Material supplied →
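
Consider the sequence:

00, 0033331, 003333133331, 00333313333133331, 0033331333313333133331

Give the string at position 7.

The strings grow by a fixed suffix 33331 each time.
From 0033331333313333133331, 2 further steps: 0033331333313333133331 → 003333133331333313333133331 → (answer).

00333313333133331333313333133331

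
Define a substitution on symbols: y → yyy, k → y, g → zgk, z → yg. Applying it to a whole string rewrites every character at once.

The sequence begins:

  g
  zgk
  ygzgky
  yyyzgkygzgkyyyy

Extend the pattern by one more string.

yyyyyyyyyygzgkyyyyzgkygzgkyyyyyyyyyyyyy

Replace each of the 15 characters of yyyzgkygzgkyyyy in place — yyy yyy yyy yg zgk y yyy zgk yg zgk y yyy yyy yyy yyy — and concatenate.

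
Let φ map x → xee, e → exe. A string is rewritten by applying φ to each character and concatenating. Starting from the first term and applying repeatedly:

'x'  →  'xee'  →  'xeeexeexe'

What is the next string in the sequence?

xeeexeexeexexeeexeexexeeexe

Apply φ to xeeexeexe symbol by symbol: x→xee, e→exe, e→exe, e→exe, x→xee, e→exe, e→exe, x→xee, e→exe; joined: xee exe exe exe xee exe exe xee exe.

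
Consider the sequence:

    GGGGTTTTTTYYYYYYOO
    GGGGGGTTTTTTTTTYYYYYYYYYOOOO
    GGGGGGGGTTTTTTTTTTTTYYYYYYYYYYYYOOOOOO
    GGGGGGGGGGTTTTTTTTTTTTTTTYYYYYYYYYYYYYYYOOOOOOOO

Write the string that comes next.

Reading off run lengths: G runs 4, 6, 8, 10; T runs 6, 9, 12, 15; Y runs 6, 9, 12, 15; O runs 2, 4, 6, 8 — each is linear in n, where the shown terms are n = 2, 3, 4, 5.
For the next term, n = 6, so the run lengths are 12, 18, 18, 10.

GGGGGGGGGGGGTTTTTTTTTTTTTTTTTTYYYYYYYYYYYYYYYYYYOOOOOOOOOO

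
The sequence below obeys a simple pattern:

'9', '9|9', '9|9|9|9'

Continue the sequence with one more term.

9|9|9|9|9|9|9|9

Every step duplicates the string with '|' between the halves.
So the next term is two copies of 9|9|9|9 with '|' between the halves.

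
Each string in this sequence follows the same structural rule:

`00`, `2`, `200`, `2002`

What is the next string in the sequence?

This is a Fibonacci-style word recurrence s(k) = s(k−1)·s(k−2): e.g. 2·00 = 200.
Continuing: 2002 · 200 gives term 5.

2002200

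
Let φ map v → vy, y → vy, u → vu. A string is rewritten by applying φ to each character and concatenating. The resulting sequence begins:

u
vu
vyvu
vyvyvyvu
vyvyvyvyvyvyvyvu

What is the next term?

vyvyvyvyvyvyvyvyvyvyvyvyvyvyvyvu

φ(vyvyvyvyvyvyvyvu) expands symbol-by-symbol to vy vy vy vy vy vy vy vy vy vy vy vy vy vy vy vu; joining the 16 pieces gives the next term.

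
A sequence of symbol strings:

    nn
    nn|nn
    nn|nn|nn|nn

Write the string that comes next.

Every step duplicates the string with '|' between the halves.
So the next term is two copies of nn|nn|nn|nn with '|' between the halves.

nn|nn|nn|nn|nn|nn|nn|nn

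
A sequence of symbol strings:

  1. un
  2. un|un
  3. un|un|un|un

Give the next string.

Every step duplicates the string with '|' between the halves.
So the next term is two copies of un|un|un|un with '|' between the halves.

un|un|un|un|un|un|un|un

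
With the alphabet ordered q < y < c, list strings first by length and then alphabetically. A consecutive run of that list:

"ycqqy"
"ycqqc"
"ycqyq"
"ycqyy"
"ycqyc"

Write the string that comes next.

ycqcq

Treat ycqyc as a base-3 numeral over the given alphabet and add one, carrying through any trailing c's.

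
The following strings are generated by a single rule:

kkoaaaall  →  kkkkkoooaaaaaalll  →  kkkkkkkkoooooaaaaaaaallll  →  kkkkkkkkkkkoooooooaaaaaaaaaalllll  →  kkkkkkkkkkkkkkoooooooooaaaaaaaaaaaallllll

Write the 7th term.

Term n consists of 3n-1 k's, followed by 2n-1 o's, followed by 2n+2 a's, followed by n+1 l's (n = 1, 2, …).
Setting n = 7 gives 20, 13, 16, 8 characters in each block.

kkkkkkkkkkkkkkkkkkkkoooooooooooooaaaaaaaaaaaaaaaallllllll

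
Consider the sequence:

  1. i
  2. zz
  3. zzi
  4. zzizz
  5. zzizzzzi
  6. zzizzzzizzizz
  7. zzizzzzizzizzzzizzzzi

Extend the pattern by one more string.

zzizzzzizzizzzzizzzzizzizzzzizzizz

This is a Fibonacci-style word recurrence s(k) = s(k−1)·s(k−2): e.g. zz·i = zzi.
The next term joins zzizzzzizzizzzzizzzzi and zzizzzzizzizz.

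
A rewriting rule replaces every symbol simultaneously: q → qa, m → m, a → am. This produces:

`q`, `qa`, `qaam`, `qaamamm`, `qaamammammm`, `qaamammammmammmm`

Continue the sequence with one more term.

Applying the rule to each of the 16 symbols of qaamammammmammmm gives the pieces qa am am m am m m am m m m am m m m m, which concatenate to the answer.

qaamammammmammmmammmmm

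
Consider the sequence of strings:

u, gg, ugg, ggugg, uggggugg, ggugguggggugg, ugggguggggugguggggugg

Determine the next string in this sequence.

Each term (from the third on) is the two preceding terms concatenated in order: term 3 = u·gg = ugg.
So term 8 is ggugguggggugg·ugggguggggugguggggugg.

gguggugggguggugggguggggugguggggugg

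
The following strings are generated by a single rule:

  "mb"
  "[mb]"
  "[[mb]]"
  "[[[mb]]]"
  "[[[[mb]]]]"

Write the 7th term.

s(k+1) = [·s(k)·], so each term gains [ as a prefix and ] as a suffix.
From [[[[mb]]]], 2 further steps: [[[[mb]]]] → [[[[[mb]]]]] → (answer).

[[[[[[mb]]]]]]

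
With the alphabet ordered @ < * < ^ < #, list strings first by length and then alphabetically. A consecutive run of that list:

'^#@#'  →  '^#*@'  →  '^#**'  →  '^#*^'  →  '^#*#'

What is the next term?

Treat ^#*# as a base-4 numeral over the given alphabet and add one, carrying through any trailing #'s.

^#^@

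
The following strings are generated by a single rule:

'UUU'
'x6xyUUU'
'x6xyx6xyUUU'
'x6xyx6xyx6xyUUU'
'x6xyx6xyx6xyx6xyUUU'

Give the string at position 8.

Each term is the previous one with x6xy prepended.
From x6xyx6xyx6xyx6xyUUU, 3 further steps: x6xyx6xyx6xyx6xyUUU → x6xyx6xyx6xyx6xyx6xyUUU → x6xyx6xyx6xyx6xyx6xyx6xyUUU → (answer).

x6xyx6xyx6xyx6xyx6xyx6xyx6xyUUU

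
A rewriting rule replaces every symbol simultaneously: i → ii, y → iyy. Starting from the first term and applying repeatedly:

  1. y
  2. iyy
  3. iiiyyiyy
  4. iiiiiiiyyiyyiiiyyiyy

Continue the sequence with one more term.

Rewriting the 20 symbols of iiiiiiiyyiyyiiiyyiyy one by one yields ii ii ii ii ii ii ii iyy iyy ii iyy iyy ii ii ii iyy iyy ii iyy iyy; concatenated:

iiiiiiiiiiiiiiiyyiyyiiiyyiyyiiiiiiiyyiyyiiiyyiyy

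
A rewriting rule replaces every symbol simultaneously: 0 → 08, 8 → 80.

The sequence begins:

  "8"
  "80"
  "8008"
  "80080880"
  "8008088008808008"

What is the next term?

80080880088080080880800880080880

φ(8008088008808008) expands symbol-by-symbol to 80 08 08 80 08 80 80 08 08 80 80 08 80 08 08 80; joining the 16 pieces gives the next term.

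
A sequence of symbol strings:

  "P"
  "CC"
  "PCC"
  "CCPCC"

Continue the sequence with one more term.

PCCCCPCC

Each term (from the third on) is the two preceding terms concatenated in order: term 3 = P·CC = PCC.
So term 5 is PCC·CCPCC.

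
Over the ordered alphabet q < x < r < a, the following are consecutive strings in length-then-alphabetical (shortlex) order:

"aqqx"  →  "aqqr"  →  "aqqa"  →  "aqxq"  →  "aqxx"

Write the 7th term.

Advancing 2 positions from aqxx through aqxx → aqxr reaches term 7.

aqxa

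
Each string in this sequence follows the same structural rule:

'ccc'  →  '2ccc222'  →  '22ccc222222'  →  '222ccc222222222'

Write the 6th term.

22222ccc222222222222222

s(k+1) = 2·s(k)·222, so each term gains 2 as a prefix and 222 as a suffix.
From 222ccc222222222, 2 further steps: 222ccc222222222 → 2222ccc222222222222 → (answer).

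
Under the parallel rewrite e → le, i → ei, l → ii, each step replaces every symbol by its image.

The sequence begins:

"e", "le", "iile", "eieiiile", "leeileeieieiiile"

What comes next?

iileleeiiileleeileeileeieieiiile

Replace each of the 16 characters of leeileeieieiiile in place — ii le le ei ii le le ei le ei le ei ei ei ii le — and concatenate.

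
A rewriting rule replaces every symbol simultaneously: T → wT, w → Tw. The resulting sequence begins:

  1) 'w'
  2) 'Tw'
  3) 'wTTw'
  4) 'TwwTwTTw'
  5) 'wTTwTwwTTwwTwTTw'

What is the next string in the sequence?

TwwTwTTwwTTwTwwTwTTwTwwTTwwTwTTw

Applying the rule to each of the 16 symbols of wTTwTwwTTwwTwTTw gives the pieces Tw wT wT Tw wT Tw Tw wT wT Tw Tw wT Tw wT wT Tw, which concatenate to the answer.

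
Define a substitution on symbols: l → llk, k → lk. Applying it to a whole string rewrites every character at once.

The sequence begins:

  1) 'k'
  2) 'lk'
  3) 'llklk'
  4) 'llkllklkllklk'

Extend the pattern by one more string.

llkllklkllkllklkllklkllkllklkllklk

Applying the rule to each of the 13 symbols of llkllklkllklk gives the pieces llk llk lk llk llk lk llk lk llk llk lk llk lk, which concatenate to the answer.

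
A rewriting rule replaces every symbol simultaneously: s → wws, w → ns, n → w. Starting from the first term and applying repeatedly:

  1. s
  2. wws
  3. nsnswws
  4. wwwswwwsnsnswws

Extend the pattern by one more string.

nsnsnswwsnsnsnswwswwwswwwsnsnswws

φ(wwwswwwsnsnswws) expands symbol-by-symbol to ns ns ns wws ns ns ns wws w wws w wws ns ns wws; joining the 15 pieces gives the next term.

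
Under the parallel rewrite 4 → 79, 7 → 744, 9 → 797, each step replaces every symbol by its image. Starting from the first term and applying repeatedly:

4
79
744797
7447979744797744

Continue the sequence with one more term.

Rewriting the 16 symbols of 7447979744797744 one by one yields 744 79 79 744 797 744 797 744 79 79 744 797 744 744 79 79; concatenated:

744797974479774479774479797447977447447979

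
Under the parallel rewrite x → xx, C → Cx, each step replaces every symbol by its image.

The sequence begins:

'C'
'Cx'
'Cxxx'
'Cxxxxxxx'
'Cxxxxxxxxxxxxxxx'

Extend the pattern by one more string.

Rewriting the 16 symbols of Cxxxxxxxxxxxxxxx one by one yields Cx xx xx xx xx xx xx xx xx xx xx xx xx xx xx xx; concatenated:

Cxxxxxxxxxxxxxxxxxxxxxxxxxxxxxxx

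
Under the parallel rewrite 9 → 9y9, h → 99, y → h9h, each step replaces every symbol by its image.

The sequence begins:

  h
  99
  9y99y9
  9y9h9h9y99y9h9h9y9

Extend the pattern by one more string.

Replace each of the 18 characters of 9y9h9h9y99y9h9h9y9 in place — 9y9 h9h 9y9 99 9y9 99 9y9 h9h 9y9 9y9 h9h 9y9 99 9y9 99 9y9 h9h 9y9 — and concatenate.

9y9h9h9y9999y9999y9h9h9y99y9h9h9y9999y9999y9h9h9y9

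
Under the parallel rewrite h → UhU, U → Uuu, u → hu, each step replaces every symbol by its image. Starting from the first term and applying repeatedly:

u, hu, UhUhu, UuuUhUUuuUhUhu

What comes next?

Rewriting the 14 symbols of UuuUhUUuuUhUhu one by one yields Uuu hu hu Uuu UhU Uuu Uuu hu hu Uuu UhU Uuu UhU hu; concatenated:

UuuhuhuUuuUhUUuuUuuhuhuUuuUhUUuuUhUhu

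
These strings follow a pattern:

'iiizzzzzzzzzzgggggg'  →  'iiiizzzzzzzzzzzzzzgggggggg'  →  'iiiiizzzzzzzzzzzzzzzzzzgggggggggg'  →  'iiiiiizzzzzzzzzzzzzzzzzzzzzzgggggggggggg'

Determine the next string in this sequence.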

What you will do → After locating the line containing "Under the parallel rewrite 9", write out that line and all remaining lines of the records exactly, with nothing added.

Answer area →
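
Under the parallel rewrite 9 → 9y9, h → 99, y → h9h, each step replaces every symbol by its image.

The sequence begins:

  h
  99
  9y99y9
  9y9h9h9y99y9h9h9y9

Extend the pattern by one more string.

Replace each of the 18 characters of 9y9h9h9y99y9h9h9y9 in place — 9y9 h9h 9y9 99 9y9 99 9y9 h9h 9y9 9y9 h9h 9y9 99 9y9 99 9y9 h9h 9y9 — and concatenate.

9y9h9h9y9999y9999y9h9h9y99y9h9h9y9999y9999y9h9h9y9

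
Under the parallel rewrite h → UhU, U → Uuu, u → hu, each step replaces every symbol by its image. Starting from the first term and applying repeatedly:

u, hu, UhUhu, UuuUhUUuuUhUhu

What comes next?

Rewriting the 14 symbols of UuuUhUUuuUhUhu one by one yields Uuu hu hu Uuu UhU Uuu Uuu hu hu Uuu UhU Uuu UhU hu; concatenated:

UuuhuhuUuuUhUUuuUuuhuhuUuuUhUUuuUhUhu

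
These strings follow a pattern:

'iiizzzzzzzzzzgggggg'  →  'iiiizzzzzzzzzzzzzzgggggggg'  →  'iiiiizzzzzzzzzzzzzzzzzzgggggggggg'  →  'iiiiiizzzzzzzzzzzzzzzzzzzzzzgggggggggggg'

Determine the next string in this sequence.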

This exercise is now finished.